Start of Given data

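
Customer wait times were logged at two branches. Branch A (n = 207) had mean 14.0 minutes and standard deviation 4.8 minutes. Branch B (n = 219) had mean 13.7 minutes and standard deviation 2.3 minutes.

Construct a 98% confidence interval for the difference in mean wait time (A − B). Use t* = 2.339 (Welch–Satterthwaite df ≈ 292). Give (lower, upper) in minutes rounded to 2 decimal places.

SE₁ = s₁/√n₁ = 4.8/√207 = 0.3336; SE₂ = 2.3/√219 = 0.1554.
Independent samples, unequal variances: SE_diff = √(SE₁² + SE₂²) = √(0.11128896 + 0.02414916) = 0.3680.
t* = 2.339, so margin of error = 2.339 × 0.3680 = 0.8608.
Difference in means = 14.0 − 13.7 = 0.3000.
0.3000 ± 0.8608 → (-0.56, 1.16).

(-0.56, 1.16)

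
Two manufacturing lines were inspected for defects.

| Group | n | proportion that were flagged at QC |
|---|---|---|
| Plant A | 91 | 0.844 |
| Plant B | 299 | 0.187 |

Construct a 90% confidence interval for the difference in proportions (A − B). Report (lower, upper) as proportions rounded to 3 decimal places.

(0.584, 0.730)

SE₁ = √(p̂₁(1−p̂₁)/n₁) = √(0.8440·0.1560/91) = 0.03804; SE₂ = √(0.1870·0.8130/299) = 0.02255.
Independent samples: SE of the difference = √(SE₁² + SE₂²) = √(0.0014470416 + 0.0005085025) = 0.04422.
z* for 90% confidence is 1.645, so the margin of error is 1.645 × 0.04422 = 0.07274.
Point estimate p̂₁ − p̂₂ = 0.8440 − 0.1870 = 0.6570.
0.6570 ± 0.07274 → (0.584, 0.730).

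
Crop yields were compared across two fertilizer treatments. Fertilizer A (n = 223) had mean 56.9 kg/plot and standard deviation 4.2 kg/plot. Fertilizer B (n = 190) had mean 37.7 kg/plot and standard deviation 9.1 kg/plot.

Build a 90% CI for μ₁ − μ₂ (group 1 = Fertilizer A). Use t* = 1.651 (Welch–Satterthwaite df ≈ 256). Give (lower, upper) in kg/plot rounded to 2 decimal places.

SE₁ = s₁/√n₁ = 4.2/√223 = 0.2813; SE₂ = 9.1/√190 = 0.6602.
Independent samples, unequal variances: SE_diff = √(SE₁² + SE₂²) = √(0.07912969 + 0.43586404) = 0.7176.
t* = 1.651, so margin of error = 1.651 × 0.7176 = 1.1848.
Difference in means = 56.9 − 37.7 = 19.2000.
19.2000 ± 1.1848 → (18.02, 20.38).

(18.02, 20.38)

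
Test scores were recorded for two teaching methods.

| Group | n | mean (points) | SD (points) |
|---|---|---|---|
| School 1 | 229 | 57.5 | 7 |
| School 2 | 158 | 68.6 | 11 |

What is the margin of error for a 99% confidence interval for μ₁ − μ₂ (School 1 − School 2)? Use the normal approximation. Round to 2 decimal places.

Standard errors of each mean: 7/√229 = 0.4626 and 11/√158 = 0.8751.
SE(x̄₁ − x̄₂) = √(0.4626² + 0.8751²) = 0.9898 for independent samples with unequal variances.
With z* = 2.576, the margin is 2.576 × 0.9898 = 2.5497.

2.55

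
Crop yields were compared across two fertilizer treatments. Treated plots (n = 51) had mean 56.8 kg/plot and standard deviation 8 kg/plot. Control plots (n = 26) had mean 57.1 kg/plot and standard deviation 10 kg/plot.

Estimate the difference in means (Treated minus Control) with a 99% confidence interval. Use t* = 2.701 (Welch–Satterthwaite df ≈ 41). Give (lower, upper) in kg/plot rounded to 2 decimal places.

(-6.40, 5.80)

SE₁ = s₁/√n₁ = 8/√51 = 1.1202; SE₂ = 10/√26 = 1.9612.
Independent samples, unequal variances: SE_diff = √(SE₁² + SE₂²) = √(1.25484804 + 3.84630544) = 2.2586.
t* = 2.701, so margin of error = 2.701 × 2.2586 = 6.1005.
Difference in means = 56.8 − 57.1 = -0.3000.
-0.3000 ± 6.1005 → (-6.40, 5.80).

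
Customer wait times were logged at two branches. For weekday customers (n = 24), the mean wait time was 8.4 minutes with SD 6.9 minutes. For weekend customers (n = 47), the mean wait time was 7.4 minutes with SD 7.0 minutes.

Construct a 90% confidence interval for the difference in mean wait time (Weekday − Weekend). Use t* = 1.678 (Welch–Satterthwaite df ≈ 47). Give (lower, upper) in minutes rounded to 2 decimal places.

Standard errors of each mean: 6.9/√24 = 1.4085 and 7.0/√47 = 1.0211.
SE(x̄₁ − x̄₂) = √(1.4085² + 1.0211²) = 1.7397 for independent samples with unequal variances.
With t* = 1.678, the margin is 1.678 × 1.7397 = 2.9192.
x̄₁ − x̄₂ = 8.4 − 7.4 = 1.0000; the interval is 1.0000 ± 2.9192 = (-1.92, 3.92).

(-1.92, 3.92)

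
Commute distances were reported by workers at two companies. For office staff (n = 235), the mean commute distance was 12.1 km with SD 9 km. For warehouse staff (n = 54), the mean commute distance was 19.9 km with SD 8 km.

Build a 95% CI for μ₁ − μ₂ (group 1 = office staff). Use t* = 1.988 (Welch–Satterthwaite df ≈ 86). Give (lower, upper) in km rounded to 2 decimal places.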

End of Given data
Start of Given data

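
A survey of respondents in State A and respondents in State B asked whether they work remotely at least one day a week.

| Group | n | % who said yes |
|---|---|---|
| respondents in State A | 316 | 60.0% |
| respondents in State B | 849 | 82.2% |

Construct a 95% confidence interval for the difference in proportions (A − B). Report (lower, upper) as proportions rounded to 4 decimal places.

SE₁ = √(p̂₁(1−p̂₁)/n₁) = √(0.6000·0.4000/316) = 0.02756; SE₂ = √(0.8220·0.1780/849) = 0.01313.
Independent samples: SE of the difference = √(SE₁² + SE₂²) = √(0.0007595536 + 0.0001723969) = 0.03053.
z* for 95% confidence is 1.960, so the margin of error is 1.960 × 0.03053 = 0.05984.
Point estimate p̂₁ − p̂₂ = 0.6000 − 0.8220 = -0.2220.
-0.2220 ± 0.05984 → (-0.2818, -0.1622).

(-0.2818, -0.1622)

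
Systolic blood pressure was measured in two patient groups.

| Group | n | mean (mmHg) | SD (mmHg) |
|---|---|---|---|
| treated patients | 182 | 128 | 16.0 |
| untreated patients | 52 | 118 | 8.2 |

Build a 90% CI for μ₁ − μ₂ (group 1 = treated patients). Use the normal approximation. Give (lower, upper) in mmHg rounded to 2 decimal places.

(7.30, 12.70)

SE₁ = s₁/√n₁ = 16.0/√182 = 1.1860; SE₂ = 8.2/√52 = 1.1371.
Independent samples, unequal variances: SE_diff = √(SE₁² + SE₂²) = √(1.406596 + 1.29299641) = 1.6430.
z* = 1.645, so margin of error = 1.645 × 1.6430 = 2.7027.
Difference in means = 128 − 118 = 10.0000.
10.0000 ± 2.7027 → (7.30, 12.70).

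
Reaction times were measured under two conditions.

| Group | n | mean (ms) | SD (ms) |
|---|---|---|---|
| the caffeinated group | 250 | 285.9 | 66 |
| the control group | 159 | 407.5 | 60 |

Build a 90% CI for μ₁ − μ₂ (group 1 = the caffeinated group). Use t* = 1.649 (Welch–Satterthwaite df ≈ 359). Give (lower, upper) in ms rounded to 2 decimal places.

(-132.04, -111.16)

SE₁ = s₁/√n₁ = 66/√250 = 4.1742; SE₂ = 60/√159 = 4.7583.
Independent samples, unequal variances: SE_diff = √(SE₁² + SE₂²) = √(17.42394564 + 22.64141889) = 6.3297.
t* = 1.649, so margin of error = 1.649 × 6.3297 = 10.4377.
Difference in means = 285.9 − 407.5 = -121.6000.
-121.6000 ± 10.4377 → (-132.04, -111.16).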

End of Given data

▶ **Task details**: In the data above, start at the line that has "SD (points) |", stop after the line that has "Customer wait times were logged at two branches. For", and print every line in between exactly as it stands.

▶ **Response to this task**:
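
| Group | n | mean (points) | SD (points) |
|---|---|---|---|
| School 1 | 229 | 57.5 | 7 |
| School 2 | 158 | 68.6 | 11 |

What is the margin of error for a 99% confidence interval for μ₁ − μ₂ (School 1 − School 2)? Use the normal approximation. Round to 2 decimal places.

Standard errors of each mean: 7/√229 = 0.4626 and 11/√158 = 0.8751.
SE(x̄₁ − x̄₂) = √(0.4626² + 0.8751²) = 0.9898 for independent samples with unequal variances.
With z* = 2.576, the margin is 2.576 × 0.9898 = 2.5497.

2.55

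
Crop yields were compared across two fertilizer treatments. Treated plots (n = 51) had mean 56.8 kg/plot and standard deviation 8 kg/plot. Control plots (n = 26) had mean 57.1 kg/plot and standard deviation 10 kg/plot.

Estimate the difference in means (Treated minus Control) with a 99% confidence interval. Use t* = 2.701 (Welch–Satterthwaite df ≈ 41). Give (lower, upper) in kg/plot rounded to 2 decimal places.

(-6.40, 5.80)

SE₁ = s₁/√n₁ = 8/√51 = 1.1202; SE₂ = 10/√26 = 1.9612.
Independent samples, unequal variances: SE_diff = √(SE₁² + SE₂²) = √(1.25484804 + 3.84630544) = 2.2586.
t* = 2.701, so margin of error = 2.701 × 2.2586 = 6.1005.
Difference in means = 56.8 − 57.1 = -0.3000.
-0.3000 ± 6.1005 → (-6.40, 5.80).

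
Customer wait times were logged at two branches. For weekday customers (n = 24), the mean wait time was 8.4 minutes with SD 6.9 minutes. For weekend customers (n = 47), the mean wait time was 7.4 minutes with SD 7.0 minutes.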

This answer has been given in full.